* **Work required**: Transcribe the listing below from its opening line up to and including the line that contains "Let α = 19/41 and ρ = 0."; reproduce nothing else.

---------------

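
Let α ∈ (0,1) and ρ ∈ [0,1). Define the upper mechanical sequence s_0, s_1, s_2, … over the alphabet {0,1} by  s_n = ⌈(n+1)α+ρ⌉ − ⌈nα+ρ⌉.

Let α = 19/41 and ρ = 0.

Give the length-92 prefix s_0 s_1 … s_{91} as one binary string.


n=0: ⌈(1·19)/41⌉ − ⌈(0·19)/41⌉ = ⌈19/41⌉ − ⌈0/41⌉ = 1 − 0 = 1
n=1: ⌈(2·19)/41⌉ − ⌈(1·19)/41⌉ = ⌈38/41⌉ − ⌈19/41⌉ = 1 − 1 = 0
n=2: ⌈(3·19)/41⌉ − ⌈(2·19)/41⌉ = ⌈57/41⌉ − ⌈38/41⌉ = 2 − 1 = 1
n=3: ⌈(4·19)/41⌉ − ⌈(3·19)/41⌉ = ⌈76/41⌉ − ⌈57/41⌉ = 2 − 2 = 0
n=4: ⌈(5·19)/41⌉ − ⌈(4·19)/41⌉ = ⌈95/41⌉ − ⌈76/41⌉ = 3 − 2 = 1
n=5: ⌈(6·19)/41⌉ − ⌈(5·19)/41⌉ = ⌈114/41⌉ − ⌈95/41⌉ = 3 − 3 = 0
n=6: ⌈(7·19)/41⌉ − ⌈(6·19)/41⌉ = ⌈133/41⌉ − ⌈114/41⌉ = 4 − 3 = 1
n=7: ⌈(8·19)/41⌉ − ⌈(7·19)/41⌉ = ⌈152/41⌉ − ⌈133/41⌉ = 4 − 4 = 0
n=8: ⌈(9·19)/41⌉ − ⌈(8·19)/41⌉ = ⌈171/41⌉ − ⌈152/41⌉ = 5 − 4 = 1
n=9: ⌈(10·19)/41⌉ − ⌈(9·19)/41⌉ = ⌈190/41⌉ − ⌈171/41⌉ = 5 − 5 = 0
n=10: ⌈(11·19)/41⌉ − ⌈(10·19)/41⌉ = ⌈209/41⌉ − ⌈190/41⌉ = 6 − 5 = 1
n=11: ⌈(12·19)/41⌉ − ⌈(11·19)/41⌉ = ⌈228/41⌉ − ⌈209/41⌉ = 6 − 6 = 0
n=12: ⌈(13·19)/41⌉ − ⌈(12·19)/41⌉ = ⌈247/41⌉ − ⌈228/41⌉ = 7 − 6 = 1
n=13: ⌈(14·19)/41⌉ − ⌈(13·19)/41⌉ = ⌈266/41⌉ − ⌈247/41⌉ = 7 − 7 = 0
n=14: ⌈(15·19)/41⌉ − ⌈(14·19)/41⌉ = ⌈285/41⌉ − ⌈266/41⌉ = 7 − 7 = 0
n=15: ⌈(16·19)/41⌉ − ⌈(15·19)/41⌉ = ⌈304/41⌉ − ⌈285/41⌉ = 8 − 7 = 1
n=16: ⌈(17·19)/41⌉ − ⌈(16·19)/41⌉ = ⌈323/41⌉ − ⌈304/41⌉ = 8 − 8 = 0
n=17: ⌈(18·19)/41⌉ − ⌈(17·19)/41⌉ = ⌈342/41⌉ − ⌈323/41⌉ = 9 − 8 = 1
n=18: ⌈(19·19)/41⌉ − ⌈(18·19)/41⌉ = ⌈361/41⌉ − ⌈342/41⌉ = 9 − 9 = 0
n=19: ⌈(20·19)/41⌉ − ⌈(19·19)/41⌉ = ⌈380/41⌉ − ⌈361/41⌉ = 10 − 9 = 1
n=20: ⌈(21·19)/41⌉ − ⌈(20·19)/41⌉ = ⌈399/41⌉ − ⌈380/41⌉ = 10 − 10 = 0
n=21: ⌈(22·19)/41⌉ − ⌈(21·19)/41⌉ = ⌈418/41⌉ − ⌈399/41⌉ = 11 − 10 = 1
n=22: ⌈(23·19)/41⌉ − ⌈(22·19)/41⌉ = ⌈437/41⌉ − ⌈418/41⌉ = 11 − 11 = 0
n=23: ⌈(24·19)/41⌉ − ⌈(23·19)/41⌉ = ⌈456/41⌉ − ⌈437/41⌉ = 12 − 11 = 1
n=24: ⌈(25·19)/41⌉ − ⌈(24·19)/41⌉ = ⌈475/41⌉ − ⌈456/41⌉ = 12 − 12 = 0
n=25: ⌈(26·19)/41⌉ − ⌈(25·19)/41⌉ = ⌈494/41⌉ − ⌈475/41⌉ = 13 − 12 = 1
n=26: ⌈(27·19)/41⌉ − ⌈(26·19)/41⌉ = ⌈513/41⌉ − ⌈494/41⌉ = 13 − 13 = 0
n=27: ⌈(28·19)/41⌉ − ⌈(27·19)/41⌉ = ⌈532/41⌉ − ⌈513/41⌉ = 13 − 13 = 0
n=28: ⌈(29·19)/41⌉ − ⌈(28·19)/41⌉ = ⌈551/41⌉ − ⌈532/41⌉ = 14 − 13 = 1
n=29: ⌈(30·19)/41⌉ − ⌈(29·19)/41⌉ = ⌈570/41⌉ − ⌈551/41⌉ = 14 − 14 = 0
n=30: ⌈(31·19)/41⌉ − ⌈(30·19)/41⌉ = ⌈589/41⌉ − ⌈570/41⌉ = 15 − 14 = 1
n=31: ⌈(32·19)/41⌉ − ⌈(31·19)/41⌉ = ⌈608/41⌉ − ⌈589/41⌉ = 15 − 15 = 0
n=32: ⌈(33·19)/41⌉ − ⌈(32·19)/41⌉ = ⌈627/41⌉ − ⌈608/41⌉ = 16 − 15 = 1
n=33: ⌈(34·19)/41⌉ − ⌈(33·19)/41⌉ = ⌈646/41⌉ − ⌈627/41⌉ = 16 − 16 = 0
n=34: ⌈(35·19)/41⌉ − ⌈(34·19)/41⌉ = ⌈665/41⌉ − ⌈646/41⌉ = 17 − 16 = 1
n=35: ⌈(36·19)/41⌉ − ⌈(35·19)/41⌉ = ⌈684/41⌉ − ⌈665/41⌉ = 17 − 17 = 0
n=36: ⌈(37·19)/41⌉ − ⌈(36·19)/41⌉ = ⌈703/41⌉ − ⌈684/41⌉ = 18 − 17 = 1
n=37: ⌈(38·19)/41⌉ − ⌈(37·19)/41⌉ = ⌈722/41⌉ − ⌈703/41⌉ = 18 − 18 = 0
n=38: ⌈(39·19)/41⌉ − ⌈(38·19)/41⌉ = ⌈741/41⌉ − ⌈722/41⌉ = 19 − 18 = 1
n=39: ⌈(40·19)/41⌉ − ⌈(39·19)/41⌉ = ⌈760/41⌉ − ⌈741/41⌉ = 19 − 19 = 0
n=40: ⌈(41·19)/41⌉ − ⌈(40·19)/41⌉ = ⌈779/41⌉ − ⌈760/41⌉ = 19 − 19 = 0
n=41: ⌈(42·19)/41⌉ − ⌈(41·19)/41⌉ = ⌈798/41⌉ − ⌈779/41⌉ = 20 − 19 = 1
n=42: ⌈(43·19)/41⌉ − ⌈(42·19)/41⌉ = ⌈817/41⌉ − ⌈798/41⌉ = 20 − 20 = 0
n=43: ⌈(44·19)/41⌉ − ⌈(43·19)/41⌉ = ⌈836/41⌉ − ⌈817/41⌉ = 21 − 20 = 1
n=44: ⌈(45·19)/41⌉ − ⌈(44·19)/41⌉ = ⌈855/41⌉ − ⌈836/41⌉ = 21 − 21 = 0
n=45: ⌈(46·19)/41⌉ − ⌈(45·19)/41⌉ = ⌈874/41⌉ − ⌈855/41⌉ = 22 − 21 = 1
n=46: ⌈(47·19)/41⌉ − ⌈(46·19)/41⌉ = ⌈893/41⌉ − ⌈874/41⌉ = 22 − 22 = 0
n=47: ⌈(48·19)/41⌉ − ⌈(47·19)/41⌉ = ⌈912/41⌉ − ⌈893/41⌉ = 23 − 22 = 1
n=48: ⌈(49·19)/41⌉ − ⌈(48·19)/41⌉ = ⌈931/41⌉ − ⌈912/41⌉ = 23 − 23 = 0
n=49: ⌈(50·19)/41⌉ − ⌈(49·19)/41⌉ = ⌈950/41⌉ − ⌈931/41⌉ = 24 − 23 = 1
n=50: ⌈(51·19)/41⌉ − ⌈(50·19)/41⌉ = ⌈969/41⌉ − ⌈950/41⌉ = 24 − 24 = 0
n=51: ⌈(52·19)/41⌉ − ⌈(51·19)/41⌉ = ⌈988/41⌉ − ⌈969/41⌉ = 25 − 24 = 1
n=52: ⌈(53·19)/41⌉ − ⌈(52·19)/41⌉ = ⌈1007/41⌉ − ⌈988/41⌉ = 25 − 25 = 0
n=53: ⌈(54·19)/41⌉ − ⌈(53·19)/41⌉ = ⌈1026/41⌉ − ⌈1007/41⌉ = 26 − 25 = 1
n=54: ⌈(55·19)/41⌉ − ⌈(54·19)/41⌉ = ⌈1045/41⌉ − ⌈1026/41⌉ = 26 − 26 = 0
n=55: ⌈(56·19)/41⌉ − ⌈(55·19)/41⌉ = ⌈1064/41⌉ − ⌈1045/41⌉ = 26 − 26 = 0
n=56: ⌈(57·19)/41⌉ − ⌈(56·19)/41⌉ = ⌈1083/41⌉ − ⌈1064/41⌉ = 27 − 26 = 1
n=57: ⌈(58·19)/41⌉ − ⌈(57·19)/41⌉ = ⌈1102/41⌉ − ⌈1083/41⌉ = 27 − 27 = 0
n=58: ⌈(59·19)/41⌉ − ⌈(58·19)/41⌉ = ⌈1121/41⌉ − ⌈1102/41⌉ = 28 − 27 = 1
n=59: ⌈(60·19)/41⌉ − ⌈(59·19)/41⌉ = ⌈1140/41⌉ − ⌈1121/41⌉ = 28 − 28 = 0
n=60: ⌈(61·19)/41⌉ − ⌈(60·19)/41⌉ = ⌈1159/41⌉ − ⌈1140/41⌉ = 29 − 28 = 1
n=61: ⌈(62·19)/41⌉ − ⌈(61·19)/41⌉ = ⌈1178/41⌉ − ⌈1159/41⌉ = 29 − 29 = 0
n=62: ⌈(63·19)/41⌉ − ⌈(62·19)/41⌉ = ⌈1197/41⌉ − ⌈1178/41⌉ = 30 − 29 = 1
n=63: ⌈(64·19)/41⌉ − ⌈(63·19)/41⌉ = ⌈1216/41⌉ − ⌈1197/41⌉ = 30 − 30 = 0
n=64: ⌈(65·19)/41⌉ − ⌈(64·19)/41⌉ = ⌈1235/41⌉ − ⌈1216/41⌉ = 31 − 30 = 1
n=65: ⌈(66·19)/41⌉ − ⌈(65·19)/41⌉ = ⌈1254/41⌉ − ⌈1235/41⌉ = 31 − 31 = 0
n=66: ⌈(67·19)/41⌉ − ⌈(66·19)/41⌉ = ⌈1273/41⌉ − ⌈1254/41⌉ = 32 − 31 = 1
n=67: ⌈(68·19)/41⌉ − ⌈(67·19)/41⌉ = ⌈1292/41⌉ − ⌈1273/41⌉ = 32 − 32 = 0
n=68: ⌈(69·19)/41⌉ − ⌈(68·19)/41⌉ = ⌈1311/41⌉ − ⌈1292/41⌉ = 32 − 32 = 0
n=69: ⌈(70·19)/41⌉ − ⌈(69·19)/41⌉ = ⌈1330/41⌉ − ⌈1311/41⌉ = 33 − 32 = 1
n=70: ⌈(71·19)/41⌉ − ⌈(70·19)/41⌉ = ⌈1349/41⌉ − ⌈1330/41⌉ = 33 − 33 = 0
n=71: ⌈(72·19)/41⌉ − ⌈(71·19)/41⌉ = ⌈1368/41⌉ − ⌈1349/41⌉ = 34 − 33 = 1
n=72: ⌈(73·19)/41⌉ − ⌈(72·19)/41⌉ = ⌈1387/41⌉ − ⌈1368/41⌉ = 34 − 34 = 0
n=73: ⌈(74·19)/41⌉ − ⌈(73·19)/41⌉ = ⌈1406/41⌉ − ⌈1387/41⌉ = 35 − 34 = 1
n=74: ⌈(75·19)/41⌉ − ⌈(74·19)/41⌉ = ⌈1425/41⌉ − ⌈1406/41⌉ = 35 − 35 = 0
n=75: ⌈(76·19)/41⌉ − ⌈(75·19)/41⌉ = ⌈1444/41⌉ − ⌈1425/41⌉ = 36 − 35 = 1
n=76: ⌈(77·19)/41⌉ − ⌈(76·19)/41⌉ = ⌈1463/41⌉ − ⌈1444/41⌉ = 36 − 36 = 0
n=77: ⌈(78·19)/41⌉ − ⌈(77·19)/41⌉ = ⌈1482/41⌉ − ⌈1463/41⌉ = 37 − 36 = 1
n=78: ⌈(79·19)/41⌉ − ⌈(78·19)/41⌉ = ⌈1501/41⌉ − ⌈1482/41⌉ = 37 − 37 = 0
n=79: ⌈(80·19)/41⌉ − ⌈(79·19)/41⌉ = ⌈1520/41⌉ − ⌈1501/41⌉ = 38 − 37 = 1
n=80: ⌈(81·19)/41⌉ − ⌈(80·19)/41⌉ = ⌈1539/41⌉ − ⌈1520/41⌉ = 38 − 38 = 0
n=81: ⌈(82·19)/41⌉ − ⌈(81·19)/41⌉ = ⌈1558/41⌉ − ⌈1539/41⌉ = 38 − 38 = 0
n=82: ⌈(83·19)/41⌉ − ⌈(82·19)/41⌉ = ⌈1577/41⌉ − ⌈1558/41⌉ = 39 − 38 = 1
n=83: ⌈(84·19)/41⌉ − ⌈(83·19)/41⌉ = ⌈1596/41⌉ − ⌈1577/41⌉ = 39 − 39 = 0
n=84: ⌈(85·19)/41⌉ − ⌈(84·19)/41⌉ = ⌈1615/41⌉ − ⌈1596/41⌉ = 40 − 39 = 1
n=85: ⌈(86·19)/41⌉ − ⌈(85·19)/41⌉ = ⌈1634/41⌉ − ⌈1615/41⌉ = 40 − 40 = 0
n=86: ⌈(87·19)/41⌉ − ⌈(86·19)/41⌉ = ⌈1653/41⌉ − ⌈1634/41⌉ = 41 − 40 = 1
n=87: ⌈(88·19)/41⌉ − ⌈(87·19)/41⌉ = ⌈1672/41⌉ − ⌈1653/41⌉ = 41 − 41 = 0
n=88: ⌈(89·19)/41⌉ − ⌈(88·19)/41⌉ = ⌈1691/41⌉ − ⌈1672/41⌉ = 42 − 41 = 1
n=89: ⌈(90·19)/41⌉ − ⌈(89·19)/41⌉ = ⌈1710/41⌉ − ⌈1691/41⌉ = 42 − 42 = 0
n=90: ⌈(91·19)/41⌉ − ⌈(90·19)/41⌉ = ⌈1729/41⌉ − ⌈1710/41⌉ = 43 − 42 = 1
n=91: ⌈(92·19)/41⌉ − ⌈(91·19)/41⌉ = ⌈1748/41⌉ − ⌈1729/41⌉ = 43 − 43 = 0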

---------------

* **Completed exercise**:
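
Let α ∈ (0,1) and ρ ∈ [0,1). Define the upper mechanical sequence s_0, s_1, s_2, … over the alphabet {0,1} by  s_n = ⌈(n+1)α+ρ⌉ − ⌈nα+ρ⌉.

Let α = 19/41 and ρ = 0.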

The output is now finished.